DIRECTIONS — Copy each record exactly, word for word.

━━━ PROVIDED RECORDS

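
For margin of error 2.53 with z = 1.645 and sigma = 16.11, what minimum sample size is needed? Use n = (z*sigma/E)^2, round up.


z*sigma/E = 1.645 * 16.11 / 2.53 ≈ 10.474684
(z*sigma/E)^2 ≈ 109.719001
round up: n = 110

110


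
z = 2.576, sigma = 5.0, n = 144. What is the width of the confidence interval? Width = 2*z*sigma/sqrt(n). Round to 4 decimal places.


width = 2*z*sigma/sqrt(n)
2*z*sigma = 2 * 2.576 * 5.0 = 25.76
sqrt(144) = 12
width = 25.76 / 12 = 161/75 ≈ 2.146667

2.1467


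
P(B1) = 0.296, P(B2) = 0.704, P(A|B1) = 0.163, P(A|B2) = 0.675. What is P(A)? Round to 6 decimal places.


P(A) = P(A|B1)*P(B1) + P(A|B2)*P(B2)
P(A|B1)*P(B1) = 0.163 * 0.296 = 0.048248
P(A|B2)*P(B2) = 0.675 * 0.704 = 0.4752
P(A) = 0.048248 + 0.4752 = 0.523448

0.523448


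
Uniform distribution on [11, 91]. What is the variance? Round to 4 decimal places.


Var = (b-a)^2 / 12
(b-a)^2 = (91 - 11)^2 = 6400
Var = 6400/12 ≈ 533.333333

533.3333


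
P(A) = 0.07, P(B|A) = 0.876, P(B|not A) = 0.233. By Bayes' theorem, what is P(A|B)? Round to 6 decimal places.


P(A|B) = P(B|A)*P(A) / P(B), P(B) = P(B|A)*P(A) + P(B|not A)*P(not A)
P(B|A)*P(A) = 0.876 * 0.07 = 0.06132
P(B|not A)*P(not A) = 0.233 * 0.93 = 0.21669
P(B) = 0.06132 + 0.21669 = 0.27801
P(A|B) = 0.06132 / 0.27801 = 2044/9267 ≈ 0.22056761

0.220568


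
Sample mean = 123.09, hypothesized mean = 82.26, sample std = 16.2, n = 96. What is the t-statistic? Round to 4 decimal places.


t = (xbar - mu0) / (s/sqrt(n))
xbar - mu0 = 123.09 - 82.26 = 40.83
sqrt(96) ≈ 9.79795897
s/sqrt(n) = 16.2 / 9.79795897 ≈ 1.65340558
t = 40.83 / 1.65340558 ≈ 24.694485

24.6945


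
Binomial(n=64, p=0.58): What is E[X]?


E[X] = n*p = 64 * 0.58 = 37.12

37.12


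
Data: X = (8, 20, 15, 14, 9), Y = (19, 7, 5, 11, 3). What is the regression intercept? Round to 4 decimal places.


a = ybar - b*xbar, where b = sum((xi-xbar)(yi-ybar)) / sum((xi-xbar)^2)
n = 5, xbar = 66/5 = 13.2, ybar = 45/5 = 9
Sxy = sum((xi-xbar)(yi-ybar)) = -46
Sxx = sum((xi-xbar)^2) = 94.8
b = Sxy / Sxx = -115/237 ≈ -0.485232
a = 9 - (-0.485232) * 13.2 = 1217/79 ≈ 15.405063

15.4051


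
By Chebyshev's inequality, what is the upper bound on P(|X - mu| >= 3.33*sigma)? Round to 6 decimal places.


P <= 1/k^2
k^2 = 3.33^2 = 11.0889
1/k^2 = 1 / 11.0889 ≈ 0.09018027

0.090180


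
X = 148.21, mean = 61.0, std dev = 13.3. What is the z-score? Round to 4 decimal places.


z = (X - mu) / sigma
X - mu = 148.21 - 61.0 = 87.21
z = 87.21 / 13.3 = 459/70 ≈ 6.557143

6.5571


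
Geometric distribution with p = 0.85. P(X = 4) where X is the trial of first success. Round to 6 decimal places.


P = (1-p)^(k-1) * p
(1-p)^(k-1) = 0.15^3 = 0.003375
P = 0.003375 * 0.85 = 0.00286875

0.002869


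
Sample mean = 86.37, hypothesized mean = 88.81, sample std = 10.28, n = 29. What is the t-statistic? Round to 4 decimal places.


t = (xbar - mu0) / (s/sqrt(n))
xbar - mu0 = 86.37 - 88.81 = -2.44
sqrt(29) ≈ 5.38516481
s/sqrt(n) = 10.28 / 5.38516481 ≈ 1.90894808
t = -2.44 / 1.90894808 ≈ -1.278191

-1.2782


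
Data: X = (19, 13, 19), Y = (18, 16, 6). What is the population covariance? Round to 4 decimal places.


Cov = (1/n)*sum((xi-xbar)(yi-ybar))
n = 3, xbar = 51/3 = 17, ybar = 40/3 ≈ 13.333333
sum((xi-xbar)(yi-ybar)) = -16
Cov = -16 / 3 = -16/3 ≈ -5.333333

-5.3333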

━━━━━━

PROBLEM SOLUTION —
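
For margin of error 2.53 with z = 1.645 and sigma = 16.11, what minimum sample size is needed? Use n = (z*sigma/E)^2, round up.


z*sigma/E = 1.645 * 16.11 / 2.53 ≈ 10.474684
(z*sigma/E)^2 ≈ 109.719001
round up: n = 110

110


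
z = 2.576, sigma = 5.0, n = 144. What is the width of the confidence interval? Width = 2*z*sigma/sqrt(n). Round to 4 decimal places.


width = 2*z*sigma/sqrt(n)
2*z*sigma = 2 * 2.576 * 5.0 = 25.76
sqrt(144) = 12
width = 25.76 / 12 = 161/75 ≈ 2.146667

2.1467


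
P(B1) = 0.296, P(B2) = 0.704, P(A|B1) = 0.163, P(A|B2) = 0.675. What is P(A)? Round to 6 decimal places.


P(A) = P(A|B1)*P(B1) + P(A|B2)*P(B2)
P(A|B1)*P(B1) = 0.163 * 0.296 = 0.048248
P(A|B2)*P(B2) = 0.675 * 0.704 = 0.4752
P(A) = 0.048248 + 0.4752 = 0.523448

0.523448


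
Uniform distribution on [11, 91]. What is the variance? Round to 4 decimal places.


Var = (b-a)^2 / 12
(b-a)^2 = (91 - 11)^2 = 6400
Var = 6400/12 ≈ 533.333333

533.3333


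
P(A) = 0.07, P(B|A) = 0.876, P(B|not A) = 0.233. By Bayes' theorem, what is P(A|B)? Round to 6 decimal places.


P(A|B) = P(B|A)*P(A) / P(B), P(B) = P(B|A)*P(A) + P(B|not A)*P(not A)
P(B|A)*P(A) = 0.876 * 0.07 = 0.06132
P(B|not A)*P(not A) = 0.233 * 0.93 = 0.21669
P(B) = 0.06132 + 0.21669 = 0.27801
P(A|B) = 0.06132 / 0.27801 = 2044/9267 ≈ 0.22056761

0.220568


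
Sample mean = 123.09, hypothesized mean = 82.26, sample std = 16.2, n = 96. What is the t-statistic? Round to 4 decimal places.


t = (xbar - mu0) / (s/sqrt(n))
xbar - mu0 = 123.09 - 82.26 = 40.83
sqrt(96) ≈ 9.79795897
s/sqrt(n) = 16.2 / 9.79795897 ≈ 1.65340558
t = 40.83 / 1.65340558 ≈ 24.694485

24.6945


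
Binomial(n=64, p=0.58): What is E[X]?


E[X] = n*p = 64 * 0.58 = 37.12

37.12


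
Data: X = (8, 20, 15, 14, 9), Y = (19, 7, 5, 11, 3). What is the regression intercept? Round to 4 decimal places.


a = ybar - b*xbar, where b = sum((xi-xbar)(yi-ybar)) / sum((xi-xbar)^2)
n = 5, xbar = 66/5 = 13.2, ybar = 45/5 = 9
Sxy = sum((xi-xbar)(yi-ybar)) = -46
Sxx = sum((xi-xbar)^2) = 94.8
b = Sxy / Sxx = -115/237 ≈ -0.485232
a = 9 - (-0.485232) * 13.2 = 1217/79 ≈ 15.405063

15.4051


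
By Chebyshev's inequality, what is the upper bound on P(|X - mu| >= 3.33*sigma)? Round to 6 decimal places.


P <= 1/k^2
k^2 = 3.33^2 = 11.0889
1/k^2 = 1 / 11.0889 ≈ 0.09018027

0.090180


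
X = 148.21, mean = 61.0, std dev = 13.3. What is the z-score? Round to 4 decimal places.


z = (X - mu) / sigma
X - mu = 148.21 - 61.0 = 87.21
z = 87.21 / 13.3 = 459/70 ≈ 6.557143

6.5571


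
Geometric distribution with p = 0.85. P(X = 4) where X is the trial of first success. Round to 6 decimal places.


P = (1-p)^(k-1) * p
(1-p)^(k-1) = 0.15^3 = 0.003375
P = 0.003375 * 0.85 = 0.00286875

0.002869


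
Sample mean = 86.37, hypothesized mean = 88.81, sample std = 10.28, n = 29. What is the t-statistic? Round to 4 decimal places.


t = (xbar - mu0) / (s/sqrt(n))
xbar - mu0 = 86.37 - 88.81 = -2.44
sqrt(29) ≈ 5.38516481
s/sqrt(n) = 10.28 / 5.38516481 ≈ 1.90894808
t = -2.44 / 1.90894808 ≈ -1.278191

-1.2782


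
Data: X = (19, 13, 19), Y = (18, 16, 6). What is the population covariance? Round to 4 decimal places.


Cov = (1/n)*sum((xi-xbar)(yi-ybar))
n = 3, xbar = 51/3 = 17, ybar = 40/3 ≈ 13.333333
sum((xi-xbar)(yi-ybar)) = -16
Cov = -16 / 3 = -16/3 ≈ -5.333333

-5.3333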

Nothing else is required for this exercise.